TO DO: Extract every line below, verbatim.
THE DATA START
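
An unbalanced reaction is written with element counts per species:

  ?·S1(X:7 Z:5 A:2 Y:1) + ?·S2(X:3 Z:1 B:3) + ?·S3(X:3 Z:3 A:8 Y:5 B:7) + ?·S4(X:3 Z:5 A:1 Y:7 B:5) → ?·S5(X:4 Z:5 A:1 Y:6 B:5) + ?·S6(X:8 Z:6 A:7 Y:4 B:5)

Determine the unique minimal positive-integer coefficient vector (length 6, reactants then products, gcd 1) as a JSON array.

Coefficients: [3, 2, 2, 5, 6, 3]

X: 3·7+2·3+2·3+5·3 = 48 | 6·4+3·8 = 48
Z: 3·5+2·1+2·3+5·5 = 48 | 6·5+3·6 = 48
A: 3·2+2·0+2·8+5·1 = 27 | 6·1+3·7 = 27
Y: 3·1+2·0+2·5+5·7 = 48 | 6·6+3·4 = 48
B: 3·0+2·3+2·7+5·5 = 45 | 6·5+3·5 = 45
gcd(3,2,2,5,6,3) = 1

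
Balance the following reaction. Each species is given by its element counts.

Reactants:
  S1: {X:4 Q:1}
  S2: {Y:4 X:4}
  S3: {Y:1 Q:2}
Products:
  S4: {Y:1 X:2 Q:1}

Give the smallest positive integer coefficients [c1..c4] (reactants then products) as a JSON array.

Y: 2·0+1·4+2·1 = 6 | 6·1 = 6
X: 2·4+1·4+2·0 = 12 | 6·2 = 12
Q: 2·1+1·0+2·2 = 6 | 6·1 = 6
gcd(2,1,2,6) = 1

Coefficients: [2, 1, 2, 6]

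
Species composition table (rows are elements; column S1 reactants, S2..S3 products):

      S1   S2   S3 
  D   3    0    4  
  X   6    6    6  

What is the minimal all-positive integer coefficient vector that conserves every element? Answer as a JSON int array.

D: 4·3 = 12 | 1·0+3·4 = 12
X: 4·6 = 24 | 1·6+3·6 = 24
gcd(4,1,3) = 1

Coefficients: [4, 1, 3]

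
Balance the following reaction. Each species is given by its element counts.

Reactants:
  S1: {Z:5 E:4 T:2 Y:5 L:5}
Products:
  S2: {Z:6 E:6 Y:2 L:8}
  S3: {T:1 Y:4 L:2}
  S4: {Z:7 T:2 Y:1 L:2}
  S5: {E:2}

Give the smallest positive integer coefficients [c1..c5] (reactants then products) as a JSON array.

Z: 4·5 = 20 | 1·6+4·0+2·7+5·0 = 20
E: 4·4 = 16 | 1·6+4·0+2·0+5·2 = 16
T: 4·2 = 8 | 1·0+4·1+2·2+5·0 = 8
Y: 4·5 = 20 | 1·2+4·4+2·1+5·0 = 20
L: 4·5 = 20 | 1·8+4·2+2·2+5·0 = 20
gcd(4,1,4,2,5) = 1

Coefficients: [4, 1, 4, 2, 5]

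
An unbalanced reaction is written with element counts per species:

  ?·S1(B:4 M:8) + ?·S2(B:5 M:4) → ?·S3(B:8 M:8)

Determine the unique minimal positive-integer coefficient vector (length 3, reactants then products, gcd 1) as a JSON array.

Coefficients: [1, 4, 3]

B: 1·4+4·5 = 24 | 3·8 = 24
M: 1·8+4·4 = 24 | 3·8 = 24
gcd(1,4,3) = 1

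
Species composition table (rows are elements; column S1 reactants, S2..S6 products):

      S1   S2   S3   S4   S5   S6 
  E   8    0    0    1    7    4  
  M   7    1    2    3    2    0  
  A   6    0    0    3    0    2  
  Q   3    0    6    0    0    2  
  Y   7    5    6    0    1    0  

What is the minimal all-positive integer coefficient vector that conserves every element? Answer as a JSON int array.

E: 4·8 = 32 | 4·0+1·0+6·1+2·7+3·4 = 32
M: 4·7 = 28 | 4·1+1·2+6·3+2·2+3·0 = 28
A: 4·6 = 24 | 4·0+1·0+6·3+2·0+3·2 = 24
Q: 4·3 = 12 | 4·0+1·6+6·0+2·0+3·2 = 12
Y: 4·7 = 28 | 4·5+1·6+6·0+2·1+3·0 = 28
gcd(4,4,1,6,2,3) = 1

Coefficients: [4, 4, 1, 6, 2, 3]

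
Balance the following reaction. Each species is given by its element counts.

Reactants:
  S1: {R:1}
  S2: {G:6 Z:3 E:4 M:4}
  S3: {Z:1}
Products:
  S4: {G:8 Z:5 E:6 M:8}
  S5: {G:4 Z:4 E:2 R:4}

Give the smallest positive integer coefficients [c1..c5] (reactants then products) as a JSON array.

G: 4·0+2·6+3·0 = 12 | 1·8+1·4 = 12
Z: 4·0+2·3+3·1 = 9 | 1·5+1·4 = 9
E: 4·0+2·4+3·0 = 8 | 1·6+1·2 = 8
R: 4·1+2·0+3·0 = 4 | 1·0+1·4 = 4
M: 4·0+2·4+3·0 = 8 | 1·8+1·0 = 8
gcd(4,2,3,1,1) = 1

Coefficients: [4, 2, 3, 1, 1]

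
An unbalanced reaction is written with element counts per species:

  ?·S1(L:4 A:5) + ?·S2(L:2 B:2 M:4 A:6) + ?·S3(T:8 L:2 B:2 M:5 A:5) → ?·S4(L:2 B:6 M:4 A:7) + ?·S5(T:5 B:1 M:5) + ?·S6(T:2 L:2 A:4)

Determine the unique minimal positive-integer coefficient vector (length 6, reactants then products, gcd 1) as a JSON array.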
THE DATA END
PROBLEM SOLUTION:
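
An unbalanced reaction is written with element counts per species:

  ?·S1(X:7 Z:5 A:2 Y:1) + ?·S2(X:3 Z:1 B:3) + ?·S3(X:3 Z:3 A:8 Y:5 B:7) + ?·S4(X:3 Z:5 A:1 Y:7 B:5) → ?·S5(X:4 Z:5 A:1 Y:6 B:5) + ?·S6(X:8 Z:6 A:7 Y:4 B:5)

Determine the unique minimal positive-integer coefficient vector (length 6, reactants then products, gcd 1) as a JSON array.

Coefficients: [3, 2, 2, 5, 6, 3]

X: 3·7+2·3+2·3+5·3 = 48 | 6·4+3·8 = 48
Z: 3·5+2·1+2·3+5·5 = 48 | 6·5+3·6 = 48
A: 3·2+2·0+2·8+5·1 = 27 | 6·1+3·7 = 27
Y: 3·1+2·0+2·5+5·7 = 48 | 6·6+3·4 = 48
B: 3·0+2·3+2·7+5·5 = 45 | 6·5+3·5 = 45
gcd(3,2,2,5,6,3) = 1

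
Balance the following reaction. Each species is given by its element counts.

Reactants:
  S1: {X:4 Q:1}
  S2: {Y:4 X:4}
  S3: {Y:1 Q:2}
Products:
  S4: {Y:1 X:2 Q:1}

Give the smallest positive integer coefficients [c1..c4] (reactants then products) as a JSON array.

Y: 2·0+1·4+2·1 = 6 | 6·1 = 6
X: 2·4+1·4+2·0 = 12 | 6·2 = 12
Q: 2·1+1·0+2·2 = 6 | 6·1 = 6
gcd(2,1,2,6) = 1

Coefficients: [2, 1, 2, 6]

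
Species composition table (rows are elements; column S1 reactants, S2..S3 products):

      S1   S2   S3 
  D   3    0    4  
  X   6    6    6  

What is the minimal all-positive integer coefficient vector that conserves every element? Answer as a JSON int array.

D: 4·3 = 12 | 1·0+3·4 = 12
X: 4·6 = 24 | 1·6+3·6 = 24
gcd(4,1,3) = 1

Coefficients: [4, 1, 3]

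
Balance the following reaction. Each species is given by its element counts.

Reactants:
  S1: {Z:5 E:4 T:2 Y:5 L:5}
Products:
  S2: {Z:6 E:6 Y:2 L:8}
  S3: {T:1 Y:4 L:2}
  S4: {Z:7 T:2 Y:1 L:2}
  S5: {E:2}

Give the smallest positive integer coefficients [c1..c5] (reactants then products) as a JSON array.

Z: 4·5 = 20 | 1·6+4·0+2·7+5·0 = 20
E: 4·4 = 16 | 1·6+4·0+2·0+5·2 = 16
T: 4·2 = 8 | 1·0+4·1+2·2+5·0 = 8
Y: 4·5 = 20 | 1·2+4·4+2·1+5·0 = 20
L: 4·5 = 20 | 1·8+4·2+2·2+5·0 = 20
gcd(4,1,4,2,5) = 1

Coefficients: [4, 1, 4, 2, 5]

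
An unbalanced reaction is written with element counts per species:

  ?·S1(B:4 M:8) + ?·S2(B:5 M:4) → ?·S3(B:8 M:8)

Determine the unique minimal positive-integer coefficient vector (length 3, reactants then products, gcd 1) as a JSON array.

Coefficients: [1, 4, 3]

B: 1·4+4·5 = 24 | 3·8 = 24
M: 1·8+4·4 = 24 | 3·8 = 24
gcd(1,4,3) = 1

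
Species composition table (rows are elements; column S1 reactants, S2..S6 products):

      S1   S2   S3   S4   S5   S6 
  E   8    0    0    1    7    4  
  M   7    1    2    3    2    0  
  A   6    0    0    3    0    2  
  Q   3    0    6    0    0    2  
  Y   7    5    6    0    1    0  

What is the minimal all-positive integer coefficient vector that conserves every element? Answer as a JSON int array.

E: 4·8 = 32 | 4·0+1·0+6·1+2·7+3·4 = 32
M: 4·7 = 28 | 4·1+1·2+6·3+2·2+3·0 = 28
A: 4·6 = 24 | 4·0+1·0+6·3+2·0+3·2 = 24
Q: 4·3 = 12 | 4·0+1·6+6·0+2·0+3·2 = 12
Y: 4·7 = 28 | 4·5+1·6+6·0+2·1+3·0 = 28
gcd(4,4,1,6,2,3) = 1

Coefficients: [4, 4, 1, 6, 2, 3]

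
Balance the following reaction. Each species is given by its element counts.

Reactants:
  S1: {R:1}
  S2: {G:6 Z:3 E:4 M:4}
  S3: {Z:1}
Products:
  S4: {G:8 Z:5 E:6 M:8}
  S5: {G:4 Z:4 E:2 R:4}

Give the smallest positive integer coefficients [c1..c5] (reactants then products) as a JSON array.

G: 4·0+2·6+3·0 = 12 | 1·8+1·4 = 12
Z: 4·0+2·3+3·1 = 9 | 1·5+1·4 = 9
E: 4·0+2·4+3·0 = 8 | 1·6+1·2 = 8
R: 4·1+2·0+3·0 = 4 | 1·0+1·4 = 4
M: 4·0+2·4+3·0 = 8 | 1·8+1·0 = 8
gcd(4,2,3,1,1) = 1

Coefficients: [4, 2, 3, 1, 1]

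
An unbalanced reaction is written with element counts per species:

  ?·S1(L:4 A:5) + ?·S2(L:2 B:2 M:4 A:6) + ?·S3(T:8 L:2 B:2 M:5 A:5) → ?·S4(L:2 B:6 M:4 A:7) + ?·S5(T:5 B:1 M:5) + ?·S6(T:2 L:2 A:4)

Determine the unique minimal positive-integer coefficient vector (length 6, reactants then products, gcd 1) as a JSON array.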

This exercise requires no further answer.